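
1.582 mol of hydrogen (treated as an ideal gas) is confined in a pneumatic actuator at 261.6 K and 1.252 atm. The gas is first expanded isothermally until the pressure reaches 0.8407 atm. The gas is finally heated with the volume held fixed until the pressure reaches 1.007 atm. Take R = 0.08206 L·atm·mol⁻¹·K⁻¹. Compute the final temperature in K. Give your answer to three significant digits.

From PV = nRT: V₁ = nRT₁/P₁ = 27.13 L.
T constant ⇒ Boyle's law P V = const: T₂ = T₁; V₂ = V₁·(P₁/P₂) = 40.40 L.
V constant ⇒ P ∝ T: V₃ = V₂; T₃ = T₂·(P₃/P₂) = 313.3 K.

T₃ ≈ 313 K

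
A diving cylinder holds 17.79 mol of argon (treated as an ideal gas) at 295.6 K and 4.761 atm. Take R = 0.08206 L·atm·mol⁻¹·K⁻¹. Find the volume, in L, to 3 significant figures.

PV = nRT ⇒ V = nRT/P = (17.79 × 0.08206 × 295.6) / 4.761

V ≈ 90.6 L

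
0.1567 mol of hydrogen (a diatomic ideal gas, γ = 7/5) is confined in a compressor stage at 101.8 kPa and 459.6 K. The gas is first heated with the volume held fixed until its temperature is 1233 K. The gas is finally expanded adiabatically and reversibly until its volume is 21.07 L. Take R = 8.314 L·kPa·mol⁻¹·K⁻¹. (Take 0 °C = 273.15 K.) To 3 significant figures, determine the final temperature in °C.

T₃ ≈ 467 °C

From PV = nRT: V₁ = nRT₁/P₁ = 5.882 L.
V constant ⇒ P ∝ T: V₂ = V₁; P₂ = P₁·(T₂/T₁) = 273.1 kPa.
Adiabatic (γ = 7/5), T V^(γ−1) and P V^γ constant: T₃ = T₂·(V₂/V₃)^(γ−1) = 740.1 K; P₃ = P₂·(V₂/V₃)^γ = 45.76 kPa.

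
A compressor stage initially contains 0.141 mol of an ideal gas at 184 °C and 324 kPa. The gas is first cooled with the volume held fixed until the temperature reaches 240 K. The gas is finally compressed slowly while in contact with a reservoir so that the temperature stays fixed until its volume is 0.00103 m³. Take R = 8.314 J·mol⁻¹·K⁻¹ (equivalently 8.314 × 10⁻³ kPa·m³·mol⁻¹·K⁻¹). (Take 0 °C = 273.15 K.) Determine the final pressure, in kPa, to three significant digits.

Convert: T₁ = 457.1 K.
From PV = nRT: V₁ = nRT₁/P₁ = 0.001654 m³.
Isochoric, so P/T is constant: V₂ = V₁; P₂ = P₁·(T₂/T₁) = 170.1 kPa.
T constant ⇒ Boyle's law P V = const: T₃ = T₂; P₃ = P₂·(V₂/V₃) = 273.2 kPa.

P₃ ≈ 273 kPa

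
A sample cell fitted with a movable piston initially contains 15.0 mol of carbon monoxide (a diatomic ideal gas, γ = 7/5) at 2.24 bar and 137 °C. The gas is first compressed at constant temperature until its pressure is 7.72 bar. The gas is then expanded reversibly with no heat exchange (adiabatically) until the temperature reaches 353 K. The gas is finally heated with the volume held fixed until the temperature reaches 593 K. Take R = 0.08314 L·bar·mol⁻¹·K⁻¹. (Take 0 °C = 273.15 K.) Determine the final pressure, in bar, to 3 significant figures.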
■ ■ ■
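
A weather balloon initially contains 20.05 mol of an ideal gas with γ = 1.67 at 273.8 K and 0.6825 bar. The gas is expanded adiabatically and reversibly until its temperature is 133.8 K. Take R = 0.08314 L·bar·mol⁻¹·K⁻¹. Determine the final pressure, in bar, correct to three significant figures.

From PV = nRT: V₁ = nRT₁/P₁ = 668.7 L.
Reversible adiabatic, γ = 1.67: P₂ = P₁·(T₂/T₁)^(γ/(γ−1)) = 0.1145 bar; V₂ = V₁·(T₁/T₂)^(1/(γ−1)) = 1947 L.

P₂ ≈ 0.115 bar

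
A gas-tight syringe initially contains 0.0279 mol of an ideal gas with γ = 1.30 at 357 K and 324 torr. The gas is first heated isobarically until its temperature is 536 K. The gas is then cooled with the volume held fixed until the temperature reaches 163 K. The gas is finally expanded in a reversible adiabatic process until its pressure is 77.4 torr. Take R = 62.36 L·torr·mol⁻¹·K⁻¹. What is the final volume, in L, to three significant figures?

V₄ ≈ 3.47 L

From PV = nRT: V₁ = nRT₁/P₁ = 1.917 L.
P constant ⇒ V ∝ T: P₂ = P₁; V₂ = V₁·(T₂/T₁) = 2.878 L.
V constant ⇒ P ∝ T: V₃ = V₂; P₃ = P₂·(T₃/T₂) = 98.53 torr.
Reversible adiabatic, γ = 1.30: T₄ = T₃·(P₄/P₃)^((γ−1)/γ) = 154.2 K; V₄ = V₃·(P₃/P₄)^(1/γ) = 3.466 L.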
■ ■ ■
▸ **Task description**:
Of the entries above, repeat exactly the lines from the line with "0.1567 mol of" through the line with "A sample cell", both of them included.

▸ **Solution to this problem**:
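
0.1567 mol of hydrogen (a diatomic ideal gas, γ = 7/5) is confined in a compressor stage at 101.8 kPa and 459.6 K. The gas is first heated with the volume held fixed until its temperature is 1233 K. The gas is finally expanded adiabatically and reversibly until its volume is 21.07 L. Take R = 8.314 L·kPa·mol⁻¹·K⁻¹. (Take 0 °C = 273.15 K.) To 3 significant figures, determine the final temperature in °C.

T₃ ≈ 467 °C

From PV = nRT: V₁ = nRT₁/P₁ = 5.882 L.
V constant ⇒ P ∝ T: V₂ = V₁; P₂ = P₁·(T₂/T₁) = 273.1 kPa.
Adiabatic (γ = 7/5), T V^(γ−1) and P V^γ constant: T₃ = T₂·(V₂/V₃)^(γ−1) = 740.1 K; P₃ = P₂·(V₂/V₃)^γ = 45.76 kPa.

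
A compressor stage initially contains 0.141 mol of an ideal gas at 184 °C and 324 kPa. The gas is first cooled with the volume held fixed until the temperature reaches 240 K. The gas is finally compressed slowly while in contact with a reservoir so that the temperature stays fixed until its volume is 0.00103 m³. Take R = 8.314 J·mol⁻¹·K⁻¹ (equivalently 8.314 × 10⁻³ kPa·m³·mol⁻¹·K⁻¹). (Take 0 °C = 273.15 K.) Determine the final pressure, in kPa, to three significant digits.

Convert: T₁ = 457.1 K.
From PV = nRT: V₁ = nRT₁/P₁ = 0.001654 m³.
Isochoric, so P/T is constant: V₂ = V₁; P₂ = P₁·(T₂/T₁) = 170.1 kPa.
T constant ⇒ Boyle's law P V = const: T₃ = T₂; P₃ = P₂·(V₂/V₃) = 273.2 kPa.

P₃ ≈ 273 kPa

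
A sample cell fitted with a movable piston initially contains 15.0 mol of carbon monoxide (a diatomic ideal gas, γ = 7/5) at 2.24 bar and 137 °C. The gas is first compressed at constant temperature until its pressure is 7.72 bar. The gas is then expanded reversibly with no heat exchange (adiabatically) until the temperature reaches 353 K. The gas is finally heated with the volume held fixed until the temperature reaches 593 K. Take R = 0.08314 L·bar·mol⁻¹·K⁻¹. (Take 0 °C = 273.15 K.) Determine the final pressure, in bar, to 3 significant figures.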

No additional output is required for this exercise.